Exercise brief –
Write out the full listing exactly.

____

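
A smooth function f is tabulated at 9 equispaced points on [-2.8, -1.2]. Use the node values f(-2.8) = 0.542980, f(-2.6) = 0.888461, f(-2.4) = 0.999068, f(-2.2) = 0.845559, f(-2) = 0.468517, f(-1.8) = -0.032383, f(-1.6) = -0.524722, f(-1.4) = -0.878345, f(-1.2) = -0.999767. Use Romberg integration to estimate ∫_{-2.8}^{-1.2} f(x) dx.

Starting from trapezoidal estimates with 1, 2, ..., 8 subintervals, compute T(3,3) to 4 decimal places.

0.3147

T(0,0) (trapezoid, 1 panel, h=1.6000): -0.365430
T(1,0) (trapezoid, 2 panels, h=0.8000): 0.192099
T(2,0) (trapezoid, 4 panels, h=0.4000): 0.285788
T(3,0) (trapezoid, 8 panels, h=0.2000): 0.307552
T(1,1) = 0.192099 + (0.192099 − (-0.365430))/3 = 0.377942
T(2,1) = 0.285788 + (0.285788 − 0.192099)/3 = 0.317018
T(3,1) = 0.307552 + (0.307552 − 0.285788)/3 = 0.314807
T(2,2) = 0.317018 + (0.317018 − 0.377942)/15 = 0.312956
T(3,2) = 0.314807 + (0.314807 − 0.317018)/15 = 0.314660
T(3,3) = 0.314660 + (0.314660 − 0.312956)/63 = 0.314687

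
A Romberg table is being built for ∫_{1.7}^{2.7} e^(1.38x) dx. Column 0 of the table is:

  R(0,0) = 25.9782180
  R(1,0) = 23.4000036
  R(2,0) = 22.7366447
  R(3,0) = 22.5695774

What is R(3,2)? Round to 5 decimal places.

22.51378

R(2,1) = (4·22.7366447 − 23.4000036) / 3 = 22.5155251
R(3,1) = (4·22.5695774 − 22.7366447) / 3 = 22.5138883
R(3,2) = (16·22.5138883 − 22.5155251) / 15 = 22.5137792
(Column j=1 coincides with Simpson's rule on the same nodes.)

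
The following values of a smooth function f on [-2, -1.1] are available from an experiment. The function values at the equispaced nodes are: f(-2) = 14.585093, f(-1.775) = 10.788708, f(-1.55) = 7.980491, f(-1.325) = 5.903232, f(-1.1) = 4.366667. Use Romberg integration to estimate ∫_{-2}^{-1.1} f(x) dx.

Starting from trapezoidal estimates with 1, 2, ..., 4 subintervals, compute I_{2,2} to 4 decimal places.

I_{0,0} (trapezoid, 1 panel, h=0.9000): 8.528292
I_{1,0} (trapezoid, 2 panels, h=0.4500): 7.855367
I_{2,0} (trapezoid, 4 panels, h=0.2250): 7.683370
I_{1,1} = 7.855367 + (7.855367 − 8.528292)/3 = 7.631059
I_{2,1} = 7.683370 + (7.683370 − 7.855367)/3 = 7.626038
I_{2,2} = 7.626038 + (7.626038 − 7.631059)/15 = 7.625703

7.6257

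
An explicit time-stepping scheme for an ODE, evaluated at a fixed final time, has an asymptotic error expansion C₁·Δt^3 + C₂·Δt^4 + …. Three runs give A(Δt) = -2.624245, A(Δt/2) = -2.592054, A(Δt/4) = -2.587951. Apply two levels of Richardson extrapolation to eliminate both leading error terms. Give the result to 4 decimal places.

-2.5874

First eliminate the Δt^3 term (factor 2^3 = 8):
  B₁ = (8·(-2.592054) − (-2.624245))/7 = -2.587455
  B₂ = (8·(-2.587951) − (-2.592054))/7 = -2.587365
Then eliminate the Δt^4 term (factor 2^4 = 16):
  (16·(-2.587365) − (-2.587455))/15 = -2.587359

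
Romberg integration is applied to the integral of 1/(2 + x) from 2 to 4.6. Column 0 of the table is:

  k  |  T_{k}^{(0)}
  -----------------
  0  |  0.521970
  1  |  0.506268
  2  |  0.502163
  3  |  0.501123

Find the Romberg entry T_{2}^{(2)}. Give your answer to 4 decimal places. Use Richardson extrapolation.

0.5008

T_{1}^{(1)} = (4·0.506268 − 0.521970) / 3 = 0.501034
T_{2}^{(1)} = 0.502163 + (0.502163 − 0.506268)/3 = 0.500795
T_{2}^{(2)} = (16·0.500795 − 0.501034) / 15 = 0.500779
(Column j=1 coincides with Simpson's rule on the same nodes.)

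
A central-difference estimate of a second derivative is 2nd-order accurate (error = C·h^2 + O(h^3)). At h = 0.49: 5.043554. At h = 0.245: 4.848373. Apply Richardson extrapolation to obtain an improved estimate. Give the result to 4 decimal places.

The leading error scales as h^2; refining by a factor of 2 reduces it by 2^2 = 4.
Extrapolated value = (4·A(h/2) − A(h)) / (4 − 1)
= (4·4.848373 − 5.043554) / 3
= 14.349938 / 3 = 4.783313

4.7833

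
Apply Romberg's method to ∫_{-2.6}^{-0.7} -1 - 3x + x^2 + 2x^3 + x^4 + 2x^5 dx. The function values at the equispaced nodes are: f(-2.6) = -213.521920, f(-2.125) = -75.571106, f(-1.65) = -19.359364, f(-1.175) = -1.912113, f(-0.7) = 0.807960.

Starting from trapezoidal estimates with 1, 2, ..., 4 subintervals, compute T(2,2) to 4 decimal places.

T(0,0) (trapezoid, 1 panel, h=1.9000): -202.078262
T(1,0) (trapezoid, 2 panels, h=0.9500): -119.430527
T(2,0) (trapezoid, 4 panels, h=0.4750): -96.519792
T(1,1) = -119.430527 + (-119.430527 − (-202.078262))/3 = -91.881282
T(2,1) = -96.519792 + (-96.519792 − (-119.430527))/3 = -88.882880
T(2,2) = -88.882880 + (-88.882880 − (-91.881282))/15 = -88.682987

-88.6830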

____

Output of the exercise –
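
A smooth function f is tabulated at 9 equispaced points on [-2.8, -1.2]. Use the node values f(-2.8) = 0.542980, f(-2.6) = 0.888461, f(-2.4) = 0.999068, f(-2.2) = 0.845559, f(-2) = 0.468517, f(-1.8) = -0.032383, f(-1.6) = -0.524722, f(-1.4) = -0.878345, f(-1.2) = -0.999767. Use Romberg integration to estimate ∫_{-2.8}^{-1.2} f(x) dx.

Starting from trapezoidal estimates with 1, 2, ..., 8 subintervals, compute T(3,3) to 4 decimal places.

0.3147

T(0,0) (trapezoid, 1 panel, h=1.6000): -0.365430
T(1,0) (trapezoid, 2 panels, h=0.8000): 0.192099
T(2,0) (trapezoid, 4 panels, h=0.4000): 0.285788
T(3,0) (trapezoid, 8 panels, h=0.2000): 0.307552
T(1,1) = 0.192099 + (0.192099 − (-0.365430))/3 = 0.377942
T(2,1) = 0.285788 + (0.285788 − 0.192099)/3 = 0.317018
T(3,1) = 0.307552 + (0.307552 − 0.285788)/3 = 0.314807
T(2,2) = 0.317018 + (0.317018 − 0.377942)/15 = 0.312956
T(3,2) = 0.314807 + (0.314807 − 0.317018)/15 = 0.314660
T(3,3) = 0.314660 + (0.314660 − 0.312956)/63 = 0.314687

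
A Romberg table is being built for ∫_{1.7}^{2.7} e^(1.38x) dx. Column 0 of the table is:

  R(0,0) = 25.9782180
  R(1,0) = 23.4000036
  R(2,0) = 22.7366447
  R(3,0) = 22.5695774

What is R(3,2)? Round to 5 decimal places.

22.51378

R(2,1) = (4·22.7366447 − 23.4000036) / 3 = 22.5155251
R(3,1) = (4·22.5695774 − 22.7366447) / 3 = 22.5138883
R(3,2) = (16·22.5138883 − 22.5155251) / 15 = 22.5137792
(Column j=1 coincides with Simpson's rule on the same nodes.)

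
The following values of a smooth function f on [-2, -1.1] are available from an experiment. The function values at the equispaced nodes are: f(-2) = 14.585093, f(-1.775) = 10.788708, f(-1.55) = 7.980491, f(-1.325) = 5.903232, f(-1.1) = 4.366667. Use Romberg integration to estimate ∫_{-2}^{-1.1} f(x) dx.

Starting from trapezoidal estimates with 1, 2, ..., 4 subintervals, compute I_{2,2} to 4 decimal places.

I_{0,0} (trapezoid, 1 panel, h=0.9000): 8.528292
I_{1,0} (trapezoid, 2 panels, h=0.4500): 7.855367
I_{2,0} (trapezoid, 4 panels, h=0.2250): 7.683370
I_{1,1} = 7.855367 + (7.855367 − 8.528292)/3 = 7.631059
I_{2,1} = 7.683370 + (7.683370 − 7.855367)/3 = 7.626038
I_{2,2} = 7.626038 + (7.626038 − 7.631059)/15 = 7.625703

7.6257

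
An explicit time-stepping scheme for an ODE, evaluated at a fixed final time, has an asymptotic error expansion C₁·Δt^3 + C₂·Δt^4 + …. Three runs give A(Δt) = -2.624245, A(Δt/2) = -2.592054, A(Δt/4) = -2.587951. Apply two levels of Richardson extrapolation to eliminate both leading error terms. Give the result to 4 decimal places.

-2.5874

First eliminate the Δt^3 term (factor 2^3 = 8):
  B₁ = (8·(-2.592054) − (-2.624245))/7 = -2.587455
  B₂ = (8·(-2.587951) − (-2.592054))/7 = -2.587365
Then eliminate the Δt^4 term (factor 2^4 = 16):
  (16·(-2.587365) − (-2.587455))/15 = -2.587359

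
Romberg integration is applied to the integral of 1/(2 + x) from 2 to 4.6. Column 0 of the table is:

  k  |  T_{k}^{(0)}
  -----------------
  0  |  0.521970
  1  |  0.506268
  2  |  0.502163
  3  |  0.501123

Find the Romberg entry T_{2}^{(2)}. Give your answer to 4 decimal places. Use Richardson extrapolation.

0.5008

T_{1}^{(1)} = (4·0.506268 − 0.521970) / 3 = 0.501034
T_{2}^{(1)} = 0.502163 + (0.502163 − 0.506268)/3 = 0.500795
T_{2}^{(2)} = (16·0.500795 − 0.501034) / 15 = 0.500779
(Column j=1 coincides with Simpson's rule on the same nodes.)

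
A central-difference estimate of a second derivative is 2nd-order accurate (error = C·h^2 + O(h^3)). At h = 0.49: 5.043554. At h = 0.245: 4.848373. Apply Richardson extrapolation to obtain an improved estimate. Give the result to 4 decimal places.

The leading error scales as h^2; refining by a factor of 2 reduces it by 2^2 = 4.
Extrapolated value = (4·A(h/2) − A(h)) / (4 − 1)
= (4·4.848373 − 5.043554) / 3
= 14.349938 / 3 = 4.783313

4.7833

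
Apply Romberg's method to ∫_{-2.6}^{-0.7} -1 - 3x + x^2 + 2x^3 + x^4 + 2x^5 dx. The function values at the equispaced nodes are: f(-2.6) = -213.521920, f(-2.125) = -75.571106, f(-1.65) = -19.359364, f(-1.175) = -1.912113, f(-0.7) = 0.807960.

Starting from trapezoidal estimates with 1, 2, ..., 4 subintervals, compute T(2,2) to 4 decimal places.

T(0,0) (trapezoid, 1 panel, h=1.9000): -202.078262
T(1,0) (trapezoid, 2 panels, h=0.9500): -119.430527
T(2,0) (trapezoid, 4 panels, h=0.4750): -96.519792
T(1,1) = -119.430527 + (-119.430527 − (-202.078262))/3 = -91.881282
T(2,1) = -96.519792 + (-96.519792 − (-119.430527))/3 = -88.882880
T(2,2) = -88.882880 + (-88.882880 − (-91.881282))/15 = -88.682987

-88.6830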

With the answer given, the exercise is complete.